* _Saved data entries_
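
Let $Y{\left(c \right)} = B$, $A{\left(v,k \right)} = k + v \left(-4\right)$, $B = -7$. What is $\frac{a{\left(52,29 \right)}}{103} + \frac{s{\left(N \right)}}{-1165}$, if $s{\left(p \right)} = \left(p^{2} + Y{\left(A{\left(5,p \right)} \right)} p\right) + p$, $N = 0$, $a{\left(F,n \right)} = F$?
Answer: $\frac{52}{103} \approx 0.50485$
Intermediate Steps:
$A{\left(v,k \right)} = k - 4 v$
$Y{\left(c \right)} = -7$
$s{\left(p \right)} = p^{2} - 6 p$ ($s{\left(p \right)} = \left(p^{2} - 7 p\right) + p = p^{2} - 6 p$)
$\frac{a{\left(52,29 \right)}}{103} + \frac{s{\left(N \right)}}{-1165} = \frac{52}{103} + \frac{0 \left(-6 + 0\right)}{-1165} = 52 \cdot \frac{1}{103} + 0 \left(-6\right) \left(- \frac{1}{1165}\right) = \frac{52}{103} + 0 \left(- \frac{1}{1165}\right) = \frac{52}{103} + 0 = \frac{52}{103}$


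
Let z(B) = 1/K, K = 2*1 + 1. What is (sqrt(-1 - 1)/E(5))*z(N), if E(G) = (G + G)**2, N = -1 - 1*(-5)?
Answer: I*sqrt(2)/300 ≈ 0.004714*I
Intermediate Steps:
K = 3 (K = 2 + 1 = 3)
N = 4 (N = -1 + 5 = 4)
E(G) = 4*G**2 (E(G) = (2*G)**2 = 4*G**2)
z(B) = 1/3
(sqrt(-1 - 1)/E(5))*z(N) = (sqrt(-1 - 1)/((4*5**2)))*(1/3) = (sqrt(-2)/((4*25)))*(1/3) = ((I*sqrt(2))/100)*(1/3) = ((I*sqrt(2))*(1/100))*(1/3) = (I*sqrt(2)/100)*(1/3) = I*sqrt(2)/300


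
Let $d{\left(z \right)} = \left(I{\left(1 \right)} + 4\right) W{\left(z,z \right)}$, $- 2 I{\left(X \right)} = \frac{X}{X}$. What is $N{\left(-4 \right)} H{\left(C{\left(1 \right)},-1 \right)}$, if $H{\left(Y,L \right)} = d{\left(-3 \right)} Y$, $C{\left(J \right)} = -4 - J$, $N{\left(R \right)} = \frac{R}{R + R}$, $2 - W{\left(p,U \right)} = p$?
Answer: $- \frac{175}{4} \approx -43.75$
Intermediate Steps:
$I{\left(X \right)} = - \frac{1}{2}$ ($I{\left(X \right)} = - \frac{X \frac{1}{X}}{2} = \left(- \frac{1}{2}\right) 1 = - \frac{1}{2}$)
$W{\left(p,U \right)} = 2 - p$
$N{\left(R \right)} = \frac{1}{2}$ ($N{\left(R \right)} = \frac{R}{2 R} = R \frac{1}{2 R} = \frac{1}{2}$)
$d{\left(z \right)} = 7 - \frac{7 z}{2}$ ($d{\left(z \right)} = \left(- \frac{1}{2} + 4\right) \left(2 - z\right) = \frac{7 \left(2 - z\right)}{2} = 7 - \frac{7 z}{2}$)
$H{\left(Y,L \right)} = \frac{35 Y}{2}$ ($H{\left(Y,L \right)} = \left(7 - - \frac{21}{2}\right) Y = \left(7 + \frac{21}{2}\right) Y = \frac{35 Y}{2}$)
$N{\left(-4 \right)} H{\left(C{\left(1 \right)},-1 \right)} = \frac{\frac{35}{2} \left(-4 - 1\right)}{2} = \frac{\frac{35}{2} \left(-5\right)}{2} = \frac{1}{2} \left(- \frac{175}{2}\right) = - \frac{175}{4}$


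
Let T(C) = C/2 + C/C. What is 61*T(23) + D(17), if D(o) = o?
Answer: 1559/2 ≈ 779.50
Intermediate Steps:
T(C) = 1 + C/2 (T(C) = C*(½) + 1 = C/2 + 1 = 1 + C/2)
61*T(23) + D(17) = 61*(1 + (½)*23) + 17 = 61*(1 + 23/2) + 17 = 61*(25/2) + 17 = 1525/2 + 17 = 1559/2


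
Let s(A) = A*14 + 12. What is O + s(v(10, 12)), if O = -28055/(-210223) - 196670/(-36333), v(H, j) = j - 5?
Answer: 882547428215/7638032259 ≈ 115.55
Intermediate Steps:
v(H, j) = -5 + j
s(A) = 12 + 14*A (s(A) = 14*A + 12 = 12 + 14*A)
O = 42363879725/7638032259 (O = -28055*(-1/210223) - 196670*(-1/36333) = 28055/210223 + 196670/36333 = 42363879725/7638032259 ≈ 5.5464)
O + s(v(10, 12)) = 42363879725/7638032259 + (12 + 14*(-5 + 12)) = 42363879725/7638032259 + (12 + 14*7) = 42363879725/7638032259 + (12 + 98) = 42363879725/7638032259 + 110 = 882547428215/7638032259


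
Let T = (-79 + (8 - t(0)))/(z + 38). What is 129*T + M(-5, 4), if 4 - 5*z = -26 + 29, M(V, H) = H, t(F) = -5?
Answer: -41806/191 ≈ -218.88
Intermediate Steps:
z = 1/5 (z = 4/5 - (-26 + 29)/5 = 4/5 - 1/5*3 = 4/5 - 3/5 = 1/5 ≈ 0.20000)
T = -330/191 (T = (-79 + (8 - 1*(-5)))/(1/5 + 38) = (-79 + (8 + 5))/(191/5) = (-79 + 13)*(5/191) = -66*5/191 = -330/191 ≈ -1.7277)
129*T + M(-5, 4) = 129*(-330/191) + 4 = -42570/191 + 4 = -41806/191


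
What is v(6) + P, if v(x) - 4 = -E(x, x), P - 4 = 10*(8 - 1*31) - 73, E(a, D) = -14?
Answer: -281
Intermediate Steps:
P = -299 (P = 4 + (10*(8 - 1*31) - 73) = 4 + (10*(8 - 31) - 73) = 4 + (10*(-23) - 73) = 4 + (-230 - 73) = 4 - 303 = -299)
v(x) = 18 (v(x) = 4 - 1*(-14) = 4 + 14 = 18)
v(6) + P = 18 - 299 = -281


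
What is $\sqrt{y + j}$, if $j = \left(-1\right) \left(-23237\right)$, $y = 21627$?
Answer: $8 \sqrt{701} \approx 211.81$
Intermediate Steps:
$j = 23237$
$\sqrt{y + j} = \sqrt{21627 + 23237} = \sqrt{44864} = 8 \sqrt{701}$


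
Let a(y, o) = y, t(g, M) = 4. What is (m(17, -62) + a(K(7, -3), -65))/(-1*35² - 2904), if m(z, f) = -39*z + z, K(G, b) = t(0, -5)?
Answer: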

* _Task to carry out_
Whenever a line of the records holds the string "Answer", pick it out and copy it.

* _Task output_
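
Answer: $\frac{52}{103} \approx 0.50485$
Answer: I*sqrt(2)/300 ≈ 0.004714*I
Answer: $- \frac{175}{4} \approx -43.75$
Answer: 1559/2 ≈ 779.50
Answer: 882547428215/7638032259 ≈ 115.55
Answer: -41806/191 ≈ -218.88
Answer: -281
Answer: $8 \sqrt{701} \approx 211.81$
Answer: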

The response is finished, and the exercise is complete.